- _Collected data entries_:
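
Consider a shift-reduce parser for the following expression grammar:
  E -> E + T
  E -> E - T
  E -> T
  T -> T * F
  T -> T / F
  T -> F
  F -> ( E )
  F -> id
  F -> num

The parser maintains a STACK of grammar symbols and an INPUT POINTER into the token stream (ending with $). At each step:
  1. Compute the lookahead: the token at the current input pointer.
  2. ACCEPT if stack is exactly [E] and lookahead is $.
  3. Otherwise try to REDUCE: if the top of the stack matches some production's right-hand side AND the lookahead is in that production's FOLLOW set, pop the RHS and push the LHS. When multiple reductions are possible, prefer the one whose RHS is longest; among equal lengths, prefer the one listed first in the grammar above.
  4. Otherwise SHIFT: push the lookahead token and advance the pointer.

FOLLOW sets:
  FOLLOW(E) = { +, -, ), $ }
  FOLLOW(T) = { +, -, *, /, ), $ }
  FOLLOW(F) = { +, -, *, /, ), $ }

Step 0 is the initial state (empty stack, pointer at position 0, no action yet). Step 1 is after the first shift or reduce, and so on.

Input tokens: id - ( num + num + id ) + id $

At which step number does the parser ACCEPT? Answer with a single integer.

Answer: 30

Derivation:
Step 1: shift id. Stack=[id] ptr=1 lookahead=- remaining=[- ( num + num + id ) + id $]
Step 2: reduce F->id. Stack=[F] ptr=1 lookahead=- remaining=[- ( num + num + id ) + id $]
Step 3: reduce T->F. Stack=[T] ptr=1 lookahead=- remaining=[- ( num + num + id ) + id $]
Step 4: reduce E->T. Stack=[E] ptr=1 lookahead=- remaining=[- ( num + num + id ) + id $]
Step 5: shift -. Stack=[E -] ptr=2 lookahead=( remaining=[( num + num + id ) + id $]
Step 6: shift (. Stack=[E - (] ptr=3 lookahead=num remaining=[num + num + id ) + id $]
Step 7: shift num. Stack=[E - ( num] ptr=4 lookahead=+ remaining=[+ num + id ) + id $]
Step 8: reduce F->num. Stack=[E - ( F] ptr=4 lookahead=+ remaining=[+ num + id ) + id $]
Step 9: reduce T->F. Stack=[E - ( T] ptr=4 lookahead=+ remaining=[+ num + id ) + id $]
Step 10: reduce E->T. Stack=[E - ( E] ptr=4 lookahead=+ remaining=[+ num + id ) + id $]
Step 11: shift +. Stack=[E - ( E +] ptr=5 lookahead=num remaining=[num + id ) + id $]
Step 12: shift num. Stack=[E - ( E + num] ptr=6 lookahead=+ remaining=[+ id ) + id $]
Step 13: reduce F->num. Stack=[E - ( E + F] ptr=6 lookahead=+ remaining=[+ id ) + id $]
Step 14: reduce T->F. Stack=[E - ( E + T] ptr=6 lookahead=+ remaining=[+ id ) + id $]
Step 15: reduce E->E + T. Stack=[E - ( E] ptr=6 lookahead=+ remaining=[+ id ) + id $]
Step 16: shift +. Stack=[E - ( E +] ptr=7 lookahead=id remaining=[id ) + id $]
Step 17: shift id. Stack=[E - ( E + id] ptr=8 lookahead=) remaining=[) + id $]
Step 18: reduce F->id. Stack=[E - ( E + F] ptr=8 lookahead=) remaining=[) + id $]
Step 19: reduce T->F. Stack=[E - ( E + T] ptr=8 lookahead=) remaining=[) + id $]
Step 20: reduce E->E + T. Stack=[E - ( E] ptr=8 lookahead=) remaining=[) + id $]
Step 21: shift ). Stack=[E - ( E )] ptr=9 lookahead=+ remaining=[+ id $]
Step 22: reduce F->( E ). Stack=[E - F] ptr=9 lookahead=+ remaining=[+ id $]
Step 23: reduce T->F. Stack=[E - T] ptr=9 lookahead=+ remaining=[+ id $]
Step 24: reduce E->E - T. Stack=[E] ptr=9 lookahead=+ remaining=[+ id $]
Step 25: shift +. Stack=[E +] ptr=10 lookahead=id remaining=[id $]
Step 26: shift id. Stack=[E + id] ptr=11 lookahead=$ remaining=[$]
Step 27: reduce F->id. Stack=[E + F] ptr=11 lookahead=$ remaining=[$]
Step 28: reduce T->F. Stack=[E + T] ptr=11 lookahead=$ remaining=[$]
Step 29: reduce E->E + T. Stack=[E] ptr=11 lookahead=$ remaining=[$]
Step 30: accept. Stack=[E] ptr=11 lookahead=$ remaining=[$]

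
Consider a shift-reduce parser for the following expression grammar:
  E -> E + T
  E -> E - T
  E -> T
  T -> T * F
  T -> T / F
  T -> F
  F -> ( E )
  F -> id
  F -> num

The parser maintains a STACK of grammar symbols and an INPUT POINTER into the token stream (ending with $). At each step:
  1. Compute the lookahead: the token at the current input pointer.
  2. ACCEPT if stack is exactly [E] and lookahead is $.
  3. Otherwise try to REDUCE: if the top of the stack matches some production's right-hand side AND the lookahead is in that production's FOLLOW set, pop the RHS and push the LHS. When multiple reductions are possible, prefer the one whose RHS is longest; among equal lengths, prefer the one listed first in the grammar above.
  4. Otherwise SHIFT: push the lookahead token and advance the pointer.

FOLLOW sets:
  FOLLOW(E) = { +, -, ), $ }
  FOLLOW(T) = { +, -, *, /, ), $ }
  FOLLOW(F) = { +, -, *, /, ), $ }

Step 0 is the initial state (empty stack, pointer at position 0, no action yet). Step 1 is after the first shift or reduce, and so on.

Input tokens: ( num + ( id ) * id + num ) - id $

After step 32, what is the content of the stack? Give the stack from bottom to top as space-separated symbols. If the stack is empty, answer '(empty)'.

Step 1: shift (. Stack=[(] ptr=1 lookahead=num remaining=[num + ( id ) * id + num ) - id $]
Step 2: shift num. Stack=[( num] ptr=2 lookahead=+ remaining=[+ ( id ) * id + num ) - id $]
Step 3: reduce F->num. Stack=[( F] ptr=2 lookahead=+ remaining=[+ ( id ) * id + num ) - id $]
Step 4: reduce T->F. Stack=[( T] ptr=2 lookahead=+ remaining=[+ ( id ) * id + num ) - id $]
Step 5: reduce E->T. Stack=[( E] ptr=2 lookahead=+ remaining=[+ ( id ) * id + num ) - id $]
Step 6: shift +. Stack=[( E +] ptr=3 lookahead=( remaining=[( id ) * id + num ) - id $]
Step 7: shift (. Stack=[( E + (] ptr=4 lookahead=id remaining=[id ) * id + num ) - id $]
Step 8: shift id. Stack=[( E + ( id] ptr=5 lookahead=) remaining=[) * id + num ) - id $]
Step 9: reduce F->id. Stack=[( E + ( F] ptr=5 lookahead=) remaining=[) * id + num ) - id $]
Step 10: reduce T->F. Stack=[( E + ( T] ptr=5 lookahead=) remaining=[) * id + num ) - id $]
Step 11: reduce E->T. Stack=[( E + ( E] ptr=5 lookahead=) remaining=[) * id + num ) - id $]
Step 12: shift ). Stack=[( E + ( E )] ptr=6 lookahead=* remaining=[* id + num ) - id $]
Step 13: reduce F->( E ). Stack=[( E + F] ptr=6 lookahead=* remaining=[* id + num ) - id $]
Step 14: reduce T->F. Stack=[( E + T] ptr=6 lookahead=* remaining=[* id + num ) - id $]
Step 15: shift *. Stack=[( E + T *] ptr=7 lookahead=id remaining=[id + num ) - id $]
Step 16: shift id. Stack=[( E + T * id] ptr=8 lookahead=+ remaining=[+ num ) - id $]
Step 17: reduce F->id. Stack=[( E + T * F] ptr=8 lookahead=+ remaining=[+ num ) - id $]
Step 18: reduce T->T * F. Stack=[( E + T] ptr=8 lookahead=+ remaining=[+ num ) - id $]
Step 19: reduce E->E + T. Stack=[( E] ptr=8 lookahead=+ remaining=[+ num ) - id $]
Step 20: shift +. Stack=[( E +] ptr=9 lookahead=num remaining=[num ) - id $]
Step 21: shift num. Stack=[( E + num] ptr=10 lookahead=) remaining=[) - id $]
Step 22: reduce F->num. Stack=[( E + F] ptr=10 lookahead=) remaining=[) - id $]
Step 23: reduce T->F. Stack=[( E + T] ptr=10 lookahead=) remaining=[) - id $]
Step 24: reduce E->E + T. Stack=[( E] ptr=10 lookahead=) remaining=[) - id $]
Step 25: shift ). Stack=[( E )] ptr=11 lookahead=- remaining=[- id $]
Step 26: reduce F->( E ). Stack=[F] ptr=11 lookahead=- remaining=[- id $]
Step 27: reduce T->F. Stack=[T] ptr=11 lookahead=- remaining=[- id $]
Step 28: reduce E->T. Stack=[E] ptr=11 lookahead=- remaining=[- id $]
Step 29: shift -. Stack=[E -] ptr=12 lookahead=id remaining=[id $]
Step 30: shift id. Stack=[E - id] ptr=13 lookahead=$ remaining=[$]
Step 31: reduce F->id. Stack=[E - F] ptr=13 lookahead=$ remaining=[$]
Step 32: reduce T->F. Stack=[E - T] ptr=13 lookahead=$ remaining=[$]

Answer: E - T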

- _Exercise brief_: Repeat the lines from the first one in the records through the line containing "Input tokens: id - ( num + num + id ) + id $", exactly as written, and nothing else.

- _Task result_:
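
Consider a shift-reduce parser for the following expression grammar:
  E -> E + T
  E -> E - T
  E -> T
  T -> T * F
  T -> T / F
  T -> F
  F -> ( E )
  F -> id
  F -> num

The parser maintains a STACK of grammar symbols and an INPUT POINTER into the token stream (ending with $). At each step:
  1. Compute the lookahead: the token at the current input pointer.
  2. ACCEPT if stack is exactly [E] and lookahead is $.
  3. Otherwise try to REDUCE: if the top of the stack matches some production's right-hand side AND the lookahead is in that production's FOLLOW set, pop the RHS and push the LHS. When multiple reductions are possible, prefer the one whose RHS is longest; among equal lengths, prefer the one listed first in the grammar above.
  4. Otherwise SHIFT: push the lookahead token and advance the pointer.

FOLLOW sets:
  FOLLOW(E) = { +, -, ), $ }
  FOLLOW(T) = { +, -, *, /, ), $ }
  FOLLOW(F) = { +, -, *, /, ), $ }

Step 0 is the initial state (empty stack, pointer at position 0, no action yet). Step 1 is after the first shift or reduce, and so on.

Input tokens: id - ( num + num + id ) + id $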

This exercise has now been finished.